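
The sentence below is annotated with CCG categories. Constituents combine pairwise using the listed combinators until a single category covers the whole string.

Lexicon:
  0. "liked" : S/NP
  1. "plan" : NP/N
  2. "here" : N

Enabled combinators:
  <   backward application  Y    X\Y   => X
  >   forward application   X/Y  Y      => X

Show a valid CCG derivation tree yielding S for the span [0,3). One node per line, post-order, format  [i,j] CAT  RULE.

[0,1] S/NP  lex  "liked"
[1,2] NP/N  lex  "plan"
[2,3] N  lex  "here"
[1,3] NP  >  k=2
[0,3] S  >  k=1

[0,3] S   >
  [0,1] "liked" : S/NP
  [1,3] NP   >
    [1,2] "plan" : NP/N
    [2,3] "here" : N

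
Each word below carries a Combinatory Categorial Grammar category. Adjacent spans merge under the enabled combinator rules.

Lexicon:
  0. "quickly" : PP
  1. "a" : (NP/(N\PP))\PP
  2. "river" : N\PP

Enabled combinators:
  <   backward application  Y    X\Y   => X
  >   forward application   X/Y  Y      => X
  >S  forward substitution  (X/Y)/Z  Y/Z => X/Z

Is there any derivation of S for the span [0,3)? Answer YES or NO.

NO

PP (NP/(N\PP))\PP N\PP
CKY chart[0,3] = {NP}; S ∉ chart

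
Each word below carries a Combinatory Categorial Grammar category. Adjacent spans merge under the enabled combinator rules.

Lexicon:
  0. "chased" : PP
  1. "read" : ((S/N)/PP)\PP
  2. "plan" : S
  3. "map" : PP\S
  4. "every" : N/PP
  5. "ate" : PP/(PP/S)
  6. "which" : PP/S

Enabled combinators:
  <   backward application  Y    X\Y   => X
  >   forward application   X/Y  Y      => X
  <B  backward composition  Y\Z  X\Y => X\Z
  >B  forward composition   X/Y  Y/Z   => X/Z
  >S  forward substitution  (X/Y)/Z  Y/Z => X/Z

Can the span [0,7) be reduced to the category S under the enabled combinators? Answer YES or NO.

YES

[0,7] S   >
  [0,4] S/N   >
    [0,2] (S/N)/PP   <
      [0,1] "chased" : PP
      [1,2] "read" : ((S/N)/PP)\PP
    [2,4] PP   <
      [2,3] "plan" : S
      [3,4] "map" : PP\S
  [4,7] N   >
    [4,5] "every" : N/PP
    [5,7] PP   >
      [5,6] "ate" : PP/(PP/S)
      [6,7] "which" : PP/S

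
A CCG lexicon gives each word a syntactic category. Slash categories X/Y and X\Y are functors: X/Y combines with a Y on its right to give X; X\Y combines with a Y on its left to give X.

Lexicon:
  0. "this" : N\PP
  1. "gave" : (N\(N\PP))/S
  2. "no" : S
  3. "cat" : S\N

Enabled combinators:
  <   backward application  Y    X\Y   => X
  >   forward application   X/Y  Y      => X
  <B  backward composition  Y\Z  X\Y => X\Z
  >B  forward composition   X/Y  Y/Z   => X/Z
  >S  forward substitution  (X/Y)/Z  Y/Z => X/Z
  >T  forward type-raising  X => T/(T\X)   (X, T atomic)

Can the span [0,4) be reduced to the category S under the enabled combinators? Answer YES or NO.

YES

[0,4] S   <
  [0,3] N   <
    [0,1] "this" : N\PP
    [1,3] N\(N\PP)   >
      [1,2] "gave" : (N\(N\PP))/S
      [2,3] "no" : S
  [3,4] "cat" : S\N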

###

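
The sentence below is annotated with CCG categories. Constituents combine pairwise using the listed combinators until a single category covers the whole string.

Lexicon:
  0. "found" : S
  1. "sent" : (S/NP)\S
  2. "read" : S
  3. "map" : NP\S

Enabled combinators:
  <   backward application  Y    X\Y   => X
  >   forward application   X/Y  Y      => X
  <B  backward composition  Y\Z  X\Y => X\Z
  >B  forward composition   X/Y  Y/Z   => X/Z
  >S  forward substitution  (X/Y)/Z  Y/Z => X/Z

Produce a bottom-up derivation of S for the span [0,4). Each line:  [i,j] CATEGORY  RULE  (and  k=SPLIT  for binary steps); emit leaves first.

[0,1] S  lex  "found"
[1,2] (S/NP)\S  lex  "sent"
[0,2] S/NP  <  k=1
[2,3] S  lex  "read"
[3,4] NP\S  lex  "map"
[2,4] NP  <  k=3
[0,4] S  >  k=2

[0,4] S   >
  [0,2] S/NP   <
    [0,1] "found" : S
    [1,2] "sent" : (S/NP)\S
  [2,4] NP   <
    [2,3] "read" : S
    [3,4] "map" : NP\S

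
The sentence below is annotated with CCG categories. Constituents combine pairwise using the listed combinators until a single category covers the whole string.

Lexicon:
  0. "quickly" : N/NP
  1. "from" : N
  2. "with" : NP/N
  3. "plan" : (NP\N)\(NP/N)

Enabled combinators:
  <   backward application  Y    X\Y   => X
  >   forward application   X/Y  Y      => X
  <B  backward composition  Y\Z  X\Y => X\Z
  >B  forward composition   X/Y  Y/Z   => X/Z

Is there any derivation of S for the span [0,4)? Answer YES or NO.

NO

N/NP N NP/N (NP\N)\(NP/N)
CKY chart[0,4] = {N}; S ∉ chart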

###

• **Problem to solve**:
Please copy, exactly as written, every line in the listing above from the line with "Can the span [0,7)" up to and including the line with "(X, T atomic)".

• **Answer to this task**:
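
Can the span [0,7) be reduced to the category S under the enabled combinators? Answer YES or NO.

YES

[0,7] S   >
  [0,4] S/N   >
    [0,2] (S/N)/PP   <
      [0,1] "chased" : PP
      [1,2] "read" : ((S/N)/PP)\PP
    [2,4] PP   <
      [2,3] "plan" : S
      [3,4] "map" : PP\S
  [4,7] N   >
    [4,5] "every" : N/PP
    [5,7] PP   >
      [5,6] "ate" : PP/(PP/S)
      [6,7] "which" : PP/S

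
A CCG lexicon gives each word a syntactic category. Slash categories X/Y and X\Y are functors: X/Y combines with a Y on its right to give X; X\Y combines with a Y on its left to give X.

Lexicon:
  0. "this" : N\PP
  1. "gave" : (N\(N\PP))/S
  2. "no" : S
  3. "cat" : S\N

Enabled combinators:
  <   backward application  Y    X\Y   => X
  >   forward application   X/Y  Y      => X
  <B  backward composition  Y\Z  X\Y => X\Z
  >B  forward composition   X/Y  Y/Z   => X/Z
  >S  forward substitution  (X/Y)/Z  Y/Z => X/Z
  >T  forward type-raising  X => T/(T\X)   (X, T atomic)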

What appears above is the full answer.